**TASK OBJECTIVE**:
Whenever a line in the data holds the string "axis", copy that line.

(Items from a dataset)

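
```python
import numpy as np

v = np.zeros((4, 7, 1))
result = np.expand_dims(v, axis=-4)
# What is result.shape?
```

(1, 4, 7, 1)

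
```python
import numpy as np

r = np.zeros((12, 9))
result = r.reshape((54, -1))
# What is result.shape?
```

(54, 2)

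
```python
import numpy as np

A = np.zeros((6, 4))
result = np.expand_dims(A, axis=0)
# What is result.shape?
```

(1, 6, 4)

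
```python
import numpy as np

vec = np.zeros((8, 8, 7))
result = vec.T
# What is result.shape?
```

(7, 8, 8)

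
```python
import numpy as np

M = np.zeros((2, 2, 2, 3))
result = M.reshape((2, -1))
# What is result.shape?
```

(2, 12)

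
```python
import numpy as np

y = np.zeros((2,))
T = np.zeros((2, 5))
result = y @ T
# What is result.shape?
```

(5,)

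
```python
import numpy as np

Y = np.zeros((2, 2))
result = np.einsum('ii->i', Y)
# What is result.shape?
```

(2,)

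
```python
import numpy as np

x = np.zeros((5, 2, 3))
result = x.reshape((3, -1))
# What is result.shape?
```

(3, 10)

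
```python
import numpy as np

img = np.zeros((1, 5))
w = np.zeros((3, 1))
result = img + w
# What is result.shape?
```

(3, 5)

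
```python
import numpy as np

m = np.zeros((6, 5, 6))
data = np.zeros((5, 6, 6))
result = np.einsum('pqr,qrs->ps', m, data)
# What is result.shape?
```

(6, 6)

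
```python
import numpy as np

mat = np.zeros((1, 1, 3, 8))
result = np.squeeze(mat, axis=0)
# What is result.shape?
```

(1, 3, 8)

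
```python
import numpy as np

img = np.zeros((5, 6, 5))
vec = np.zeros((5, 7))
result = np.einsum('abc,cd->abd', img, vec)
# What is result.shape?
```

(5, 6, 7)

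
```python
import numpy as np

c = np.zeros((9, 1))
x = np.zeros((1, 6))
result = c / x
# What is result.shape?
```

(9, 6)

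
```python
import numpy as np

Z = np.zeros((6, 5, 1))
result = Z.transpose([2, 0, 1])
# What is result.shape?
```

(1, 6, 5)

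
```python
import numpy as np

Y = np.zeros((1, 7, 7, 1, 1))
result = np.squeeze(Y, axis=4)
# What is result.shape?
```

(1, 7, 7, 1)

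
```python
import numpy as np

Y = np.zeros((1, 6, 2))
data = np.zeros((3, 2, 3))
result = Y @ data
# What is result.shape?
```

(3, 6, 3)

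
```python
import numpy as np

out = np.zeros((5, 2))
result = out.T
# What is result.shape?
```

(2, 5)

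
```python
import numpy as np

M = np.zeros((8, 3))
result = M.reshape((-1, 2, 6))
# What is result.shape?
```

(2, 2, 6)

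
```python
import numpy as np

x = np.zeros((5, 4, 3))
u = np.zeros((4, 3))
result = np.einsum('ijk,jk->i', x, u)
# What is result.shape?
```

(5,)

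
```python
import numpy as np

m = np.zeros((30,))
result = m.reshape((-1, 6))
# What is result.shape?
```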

**EXPECTED OUTPUT**:
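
result = np.expand_dims(v, axis=-4)
result = np.expand_dims(A, axis=0)
result = np.squeeze(mat, axis=0)
result = np.squeeze(Y, axis=4)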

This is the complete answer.